◆ WHAT TO PRODUCE:
Restate verbatim the span of lines below between the line with "Classify each of the starting vertices" and the line with "Maya and Noah take turns removing cards", including those two lines, and only that span.

*** Begin section ***

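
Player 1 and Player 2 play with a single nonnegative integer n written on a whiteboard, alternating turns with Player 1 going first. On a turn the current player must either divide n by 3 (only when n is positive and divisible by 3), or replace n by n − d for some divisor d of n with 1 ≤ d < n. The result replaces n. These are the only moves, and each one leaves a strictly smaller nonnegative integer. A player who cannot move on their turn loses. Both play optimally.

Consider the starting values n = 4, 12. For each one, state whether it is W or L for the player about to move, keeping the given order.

Classify positions by backward induction: terminal positions (no move available) are L. From any other position, the mover wins iff some move reaches an L.
n=0: no move → L
n=1: no move → L
n=2: W (go to 1, an L position)
n=3: W (go to 1, an L position)
n=4: L (options 2(W), 3(W) are all W)
n=5: W (go to 4, an L position)
n=6: W (go to 4, an L position)
n=7: L (sole option 6(W) is W)
n=8: W (go to 4, an L position)
n=9: L (options 3(W), 6(W), 8(W) are all W)
n=10: W (go to 9, an L position)
n=11: L (sole option 10(W) is W)
n=12: W (go to 4, an L position)

4: L, 12: W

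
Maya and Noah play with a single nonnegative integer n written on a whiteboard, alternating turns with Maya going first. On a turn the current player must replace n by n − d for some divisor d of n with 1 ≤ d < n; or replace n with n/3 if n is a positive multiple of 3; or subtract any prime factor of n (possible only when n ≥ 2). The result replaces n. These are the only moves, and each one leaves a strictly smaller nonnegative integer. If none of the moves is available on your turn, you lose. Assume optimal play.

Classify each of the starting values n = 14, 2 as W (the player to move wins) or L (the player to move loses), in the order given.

Compute win/loss labels from the base case upward. A position with no move is L. Any other position is W if it can reach an L in one move, else L.
n=0: no move → L
n=1: no move → L
n=2: →0(L), so W
n=3: →0(L), so W
n=4: →2(W), 3(W) — all W, so L
n=5: →0(L), so W
n=6: →4(L), so W
n=7: →0(L), so W
n=8: →4(L), so W
n=9: →3(W), 6(W), 8(W) — all W, so L
n=10: →9(L), so W
n=11: →0(L), so W
n=12: →4(L), so W
n=13: →0(L), so W
n=14: →7(W), 12(W), 13(W) — all W, so L

14: L, 2: W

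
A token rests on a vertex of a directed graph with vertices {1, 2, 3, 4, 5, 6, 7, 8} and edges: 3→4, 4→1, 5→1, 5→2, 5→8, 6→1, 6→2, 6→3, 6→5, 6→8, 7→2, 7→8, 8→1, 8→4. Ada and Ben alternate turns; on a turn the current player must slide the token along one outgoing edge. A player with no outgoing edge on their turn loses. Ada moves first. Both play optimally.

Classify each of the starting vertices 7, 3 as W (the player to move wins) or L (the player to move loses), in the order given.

Compute win/loss labels from the base case upward. A position with no move is L. Any other position is W if it can reach an L in one move, else L.
Every edge goes from a vertex to one that appears earlier in the order 1, 2, 4, 8, 5, 3, 7, 6, so processing vertices in that order labels each vertex after all of its successors.
1: no outgoing edge → L
2: no outgoing edge → L
4: reaches L-position 1 → W
8: reaches L-position 1 → W
5: reaches L-position 2 → W
3: only reaches 4(W), which is W → L
7: reaches L-position 2 → W
6: reaches L-position 3 → W

7: W, 3: L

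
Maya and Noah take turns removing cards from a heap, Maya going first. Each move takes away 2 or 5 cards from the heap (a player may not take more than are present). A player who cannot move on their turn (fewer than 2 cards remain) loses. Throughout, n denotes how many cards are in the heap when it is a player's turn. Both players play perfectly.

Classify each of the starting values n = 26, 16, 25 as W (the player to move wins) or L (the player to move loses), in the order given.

26: W, 16: W, 25: L

Classify positions by backward induction: terminal positions (no move available) are L. From any other position, the mover wins iff some move reaches an L.
n=0: no move → L
n=1: no move → L
n=2: W (go to 0, an L position)
n=3: W (go to 1, an L position)
n=4: L (sole option 2(W) is W)
n=5: W (go to 0, an L position)
n=6: W (go to 4, an L position)
n=7: L (options 5(W), 2(W) are all W)
n=8: L (options 6(W), 3(W) are all W)
n=9: W (go to 7, an L position)
n=10: W (go to 8, an L position)
n=11: L (options 9(W), 6(W) are all W)
n=12: W (go to 7, an L position)
n=13: W (go to 11, an L position)
n=14: L (options 12(W), 9(W) are all W)
n=15: L (options 13(W), 10(W) are all W)
n=16: W (go to 14, an L position)
n=17: W (go to 15, an L position)
n=18: L (options 16(W), 13(W) are all W)
n=19: W (go to 14, an L position)
n=20: W (go to 18, an L position)
n=21: L (options 19(W), 16(W) are all W)
n=22: L (options 20(W), 17(W) are all W)
n=23: W (go to 21, an L position)
n=24: W (go to 22, an L position)
n=25: L (options 23(W), 20(W) are all W)
n=26: W (go to 21, an L position)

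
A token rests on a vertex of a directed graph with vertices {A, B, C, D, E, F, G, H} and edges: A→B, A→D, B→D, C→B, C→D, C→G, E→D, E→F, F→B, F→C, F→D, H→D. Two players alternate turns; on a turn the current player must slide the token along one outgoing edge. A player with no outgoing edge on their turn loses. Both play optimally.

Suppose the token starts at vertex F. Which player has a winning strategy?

The first player wins.

Positions with no move are L. A position that does have a move is losing for the player to move precisely when every available move leads to a winning position for the opponent. Fill in the labels:
Every edge goes from a vertex to one that appears earlier in the order D, G, B, C, H, A, F, E, so processing vertices in that order labels each vertex after all of its successors.
D: no outgoing edge → L
G: no outgoing edge → L
B: →D(L), so W
C: →G(L), so W
H: →D(L), so W
A: →D(L), so W
F: →D(L), so W
E: →D(L), so W
The starting position F is W: the player to move should move to D, handing over an L position.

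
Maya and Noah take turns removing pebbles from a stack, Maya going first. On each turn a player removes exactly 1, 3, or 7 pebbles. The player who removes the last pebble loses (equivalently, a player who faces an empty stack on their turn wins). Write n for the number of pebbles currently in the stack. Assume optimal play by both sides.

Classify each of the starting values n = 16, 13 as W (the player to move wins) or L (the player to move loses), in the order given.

Positions with no move are W. A position that does have a move is losing for the player to move precisely when every available move leads to a winning position for the opponent. Fill in the labels:
n=0: no move; the opponent has just taken the last pebble and therefore loses → W
n=1: only reaches 0(W), which is W → L
n=2: reaches L-position 1 → W
n=3: only reaches 2(W), 0(W), all W → L
n=4: reaches L-position 3 → W
n=5: only reaches 4(W), 2(W), all W → L
n=6: reaches L-position 5 → W
n=7: only reaches 6(W), 4(W), 0(W), all W → L
n=8: reaches L-position 7 → W
n=9: only reaches 8(W), 6(W), 2(W), all W → L
n=10: reaches L-position 9 → W
n=11: only reaches 10(W), 8(W), 4(W), all W → L
n=12: reaches L-position 11 → W
n=13: only reaches 12(W), 10(W), 6(W), all W → L
n=14: reaches L-position 13 → W
n=15: only reaches 14(W), 12(W), 8(W), all W → L
n=16: reaches L-position 15 → W

16: W, 13: L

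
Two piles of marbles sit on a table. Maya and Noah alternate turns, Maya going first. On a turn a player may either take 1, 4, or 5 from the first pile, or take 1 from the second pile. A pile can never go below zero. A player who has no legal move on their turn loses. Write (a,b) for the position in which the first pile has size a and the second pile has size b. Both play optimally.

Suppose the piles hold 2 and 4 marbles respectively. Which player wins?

Classify positions by backward induction: terminal positions (no move available) are L. From any other position, the mover wins iff some move reaches an L.
No move ever increases a pile, so every position that can arise here has a ≤ 2 and b ≤ 4; it is enough to label the cells with 0 ≤ a ≤ 2 and 0 ≤ b ≤ 4.
Every move lowers a or b (never raises either), so fill the grid row by row in increasing a, and left to right within a row: each cell's successors are then already labelled.
      b=0  b=1  b=2  b=3  b=4
a=0:    L    W    L    W    L
a=1:    W    L    W    L    W
a=2:    L    W    L    W    L
Cells with no legal move (terminal, hence L): (0,0).
The remaining L cells, each justified by listing all of its moves:
(0,2): only reaches (0,1)(W), which is W → L
(0,4): only reaches (0,3)(W), which is W → L
(1,1): only reaches (0,1)(W), (1,0)(W), all W → L
(1,3): only reaches (0,3)(W), (1,2)(W), all W → L
(2,0): only reaches (1,0)(W), which is W → L
(2,2): only reaches (1,2)(W), (2,1)(W), all W → L
(2,4): only reaches (1,4)(W), (2,3)(W), all W → L
Every other cell has at least one move into one of the L cells above, so it is W.
Every move from (2,4) reaches a W position, so the mover loses.

Noah wins.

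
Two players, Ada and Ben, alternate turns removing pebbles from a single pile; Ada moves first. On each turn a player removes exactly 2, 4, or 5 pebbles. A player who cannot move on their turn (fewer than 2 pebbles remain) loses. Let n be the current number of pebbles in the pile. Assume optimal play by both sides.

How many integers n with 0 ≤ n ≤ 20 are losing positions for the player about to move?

Use the standard recursion: the mover loses at a terminal position; elsewhere, the mover wins exactly when some move hands the opponent an L position.
n=0: no move → L
n=1: no move → L
n=2: W (go to 0, an L position)
n=3: W (go to 1, an L position)
n=4: W (go to 0, an L position)
n=5: W (go to 1, an L position)
n=6: W (go to 1, an L position)
n=7: L (options 5(W), 3(W), 2(W) are all W)
n=8: L (options 6(W), 4(W), 3(W) are all W)
n=9: W (go to 7, an L position)
n=10: W (go to 8, an L position)
n=11: W (go to 7, an L position)
n=12: W (go to 8, an L position)
n=13: W (go to 8, an L position)
n=14: L (options 12(W), 10(W), 9(W) are all W)
n=15: L (options 13(W), 11(W), 10(W) are all W)
n=16: W (go to 14, an L position)
n=17: W (go to 15, an L position)
n=18: W (go to 14, an L position)
n=19: W (go to 15, an L position)
n=20: W (go to 15, an L position)
L entries with 0 ≤ n ≤ 20: n = 0, 1, 7, 8, 14, 15; that makes 6.

6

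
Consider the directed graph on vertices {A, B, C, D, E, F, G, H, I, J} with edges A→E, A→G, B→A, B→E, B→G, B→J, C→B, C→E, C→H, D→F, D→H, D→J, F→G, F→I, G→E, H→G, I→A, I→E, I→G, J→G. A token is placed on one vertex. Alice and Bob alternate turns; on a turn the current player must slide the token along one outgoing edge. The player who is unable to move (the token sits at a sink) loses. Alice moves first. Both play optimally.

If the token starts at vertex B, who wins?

Build the W/L table. Terminal = L. A non-terminal position is W if it has a move to some L; otherwise it is L.
Every edge goes from a vertex to one that appears earlier in the order E, G, A, J, B, I, F, H, D, C, so processing vertices in that order labels each vertex after all of its successors.
E: no outgoing edge → L
G: W (go to E, an L position)
A: W (go to E, an L position)
J: L (sole option G(W) is W)
B: W (go to J, an L position)
I: W (go to E, an L position)
F: L (options I(W), G(W) are all W)
H: L (sole option G(W) is W)
D: W (go to H, an L position)
C: W (go to H, an L position)
From B Alice can move to J, reaching an L position.

Alice wins.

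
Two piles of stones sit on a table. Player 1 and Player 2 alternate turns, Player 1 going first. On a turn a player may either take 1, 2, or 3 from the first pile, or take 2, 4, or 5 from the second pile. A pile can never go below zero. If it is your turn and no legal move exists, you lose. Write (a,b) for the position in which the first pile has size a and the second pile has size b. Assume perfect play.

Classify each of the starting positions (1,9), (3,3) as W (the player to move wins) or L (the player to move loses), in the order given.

(1,9): L, (3,3): W

Build the W/L table. Terminal = L. A non-terminal position is W if it has a move to some L; otherwise it is L.
No move ever increases a pile, so every position that can arise here has a ≤ 3 and b ≤ 9; it is enough to label the cells with 0 ≤ a ≤ 3 and 0 ≤ b ≤ 9.
Every move lowers a or b (never raises either), so fill the grid row by row in increasing a, and left to right within a row: each cell's successors are then already labelled.
      b=0  b=1  b=2  b=3  b=4  b=5  b=6  b=7  b=8  b=9
a=0:    L    L    W    W    W    W    W    L    L    W
a=1:    W    W    L    L    W    W    W    W    W    L
a=2:    W    W    W    W    L    L    W    W    W    W
a=3:    W    W    W    W    W    W    L    W    W    W
Cells with no legal move (terminal, hence L): (0,0), (0,1).
The remaining L cells, each justified by listing all of its moves:
(0,7): →(0,5)(W), (0,3)(W), (0,2)(W) — all W, so L
(0,8): →(0,6)(W), (0,4)(W), (0,3)(W) — all W, so L
(1,2): →(0,2)(W), (1,0)(W) — all W, so L
(1,3): →(0,3)(W), (1,1)(W) — all W, so L
(1,9): →(0,9)(W), (1,7)(W), (1,5)(W), (1,4)(W) — all W, so L
(2,4): →(1,4)(W), (0,4)(W), (2,2)(W), (2,0)(W) — all W, so L
(2,5): →(1,5)(W), (0,5)(W), (2,3)(W), (2,1)(W), (2,0)(W) — all W, so L
(3,6): →(2,6)(W), (1,6)(W), (0,6)(W), (3,4)(W), (3,2)(W), (3,1)(W) — all W, so L
Every other cell has at least one move into one of the L cells above, so it is W.
(1,9): one of the L cells justified above, so L
(3,3): the move to (1,3) reaches an L cell, so W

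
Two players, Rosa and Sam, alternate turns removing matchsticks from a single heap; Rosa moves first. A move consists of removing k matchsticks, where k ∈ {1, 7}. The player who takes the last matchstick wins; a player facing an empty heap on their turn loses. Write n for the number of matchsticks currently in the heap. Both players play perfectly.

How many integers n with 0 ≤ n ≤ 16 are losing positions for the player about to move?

9

Label each position W (a win for the player to move) or L (a loss). A position with no legal move is L; any other position is W exactly when some move reaches an L, and L when every move reaches a W.
n=0: no move → L
n=1: →0(L), so W
n=2: →1(W) only, which is W, so L
n=3: →2(L), so W
n=4: →3(W) only, which is W, so L
n=5: →4(L), so W
n=6: →5(W) only, which is W, so L
n=7: →6(L), so W
n=8: →7(W), 1(W) — all W, so L
n=9: →8(L), so W
n=10: →9(W), 3(W) — all W, so L
n=11: →10(L), so W
n=12: →11(W), 5(W) — all W, so L
n=13: →12(L), so W
n=14: →13(W), 7(W) — all W, so L
n=15: →14(L), so W
n=16: →15(W), 9(W) — all W, so L
L entries with 0 ≤ n ≤ 16: n = 0, 2, 4, 6, 8, 10, 12, 14, 16; that makes 9.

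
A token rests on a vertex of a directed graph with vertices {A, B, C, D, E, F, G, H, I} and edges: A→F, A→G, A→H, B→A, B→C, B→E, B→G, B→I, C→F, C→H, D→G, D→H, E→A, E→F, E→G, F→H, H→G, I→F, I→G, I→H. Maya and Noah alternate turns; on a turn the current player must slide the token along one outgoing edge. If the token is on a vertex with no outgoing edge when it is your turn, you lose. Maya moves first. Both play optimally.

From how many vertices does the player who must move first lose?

2

Build the W/L table. Terminal = L. A non-terminal position is W if it has a move to some L; otherwise it is L.
Every edge goes from a vertex to one that appears earlier in the order G, H, F, A, C, E, I, D, B, so processing vertices in that order labels each vertex after all of its successors.
G: no outgoing edge → L
H: can move to G, which is L ⇒ W
F: the only move is to H(W), a W ⇒ L
A: can move to F, which is L ⇒ W
C: can move to F, which is L ⇒ W
E: can move to F, which is L ⇒ W
I: can move to F, which is L ⇒ W
D: can move to G, which is L ⇒ W
B: can move to G, which is L ⇒ W
The L vertices are F, G; that is 2 in all.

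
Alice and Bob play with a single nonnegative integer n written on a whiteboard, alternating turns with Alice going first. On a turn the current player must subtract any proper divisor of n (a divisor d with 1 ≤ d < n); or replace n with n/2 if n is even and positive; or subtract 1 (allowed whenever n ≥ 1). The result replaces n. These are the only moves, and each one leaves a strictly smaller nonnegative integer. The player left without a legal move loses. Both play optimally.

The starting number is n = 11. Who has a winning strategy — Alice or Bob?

Positions with no move are L. A position that does have a move is losing for the player to move precisely when every available move leads to a winning position for the opponent. Fill in the labels:
n=0: no move → L
n=1: can move to 0, which is L ⇒ W
n=2: the only move is to 1(W), a W ⇒ L
n=3: can move to 2, which is L ⇒ W
n=4: can move to 2, which is L ⇒ W
n=5: the only move is to 4(W), a W ⇒ L
n=6: can move to 5, which is L ⇒ W
n=7: the only move is to 6(W), a W ⇒ L
n=8: can move to 7, which is L ⇒ W
n=9: moves to 6(W), 8(W); every one is W ⇒ L
n=10: can move to 5, which is L ⇒ W
n=11: the only move is to 10(W), a W ⇒ L
The starting position 11 is L: whatever Alice does, the opponent receives a W position.

Bob wins.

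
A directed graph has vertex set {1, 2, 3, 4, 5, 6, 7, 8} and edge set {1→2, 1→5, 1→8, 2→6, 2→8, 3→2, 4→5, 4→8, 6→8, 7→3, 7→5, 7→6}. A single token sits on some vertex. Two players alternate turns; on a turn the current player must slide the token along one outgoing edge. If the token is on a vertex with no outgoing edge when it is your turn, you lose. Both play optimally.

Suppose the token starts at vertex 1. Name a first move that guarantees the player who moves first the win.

Move to 8.

Classify positions by backward induction: terminal positions (no move available) are L. From any other position, the mover wins iff some move reaches an L.
Every edge goes from a vertex to one that appears earlier in the order 5, 8, 6, 2, 1, 3, 7, 4, so processing vertices in that order labels each vertex after all of its successors.
5: no outgoing edge → L
8: no outgoing edge → L
6: reaches L-position 8 → W
2: reaches L-position 8 → W
1: reaches L-position 8 → W
3: only reaches 2(W), which is W → L
7: reaches L-position 3 → W
4: reaches L-position 8 → W
From 1, the L positions reachable in one move are: 8, 5. Any move reaching one of these is winning.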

*** End section ***

◆ RESPONSE TO THIS EXERCISE:
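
Classify each of the starting vertices 7, 3 as W (the player to move wins) or L (the player to move loses), in the order given.

Compute win/loss labels from the base case upward. A position with no move is L. Any other position is W if it can reach an L in one move, else L.
Every edge goes from a vertex to one that appears earlier in the order 1, 2, 4, 8, 5, 3, 7, 6, so processing vertices in that order labels each vertex after all of its successors.
1: no outgoing edge → L
2: no outgoing edge → L
4: reaches L-position 1 → W
8: reaches L-position 1 → W
5: reaches L-position 2 → W
3: only reaches 4(W), which is W → L
7: reaches L-position 2 → W
6: reaches L-position 3 → W

7: W, 3: L

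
Maya and Noah take turns removing cards from a heap, Maya going first. Each move takes away 2 or 5 cards from the heap (a player may not take more than are present). A player who cannot move on their turn (fewer than 2 cards remain) loses. Throughout, n denotes how many cards are in the heap when it is a player's turn. Both players play perfectly.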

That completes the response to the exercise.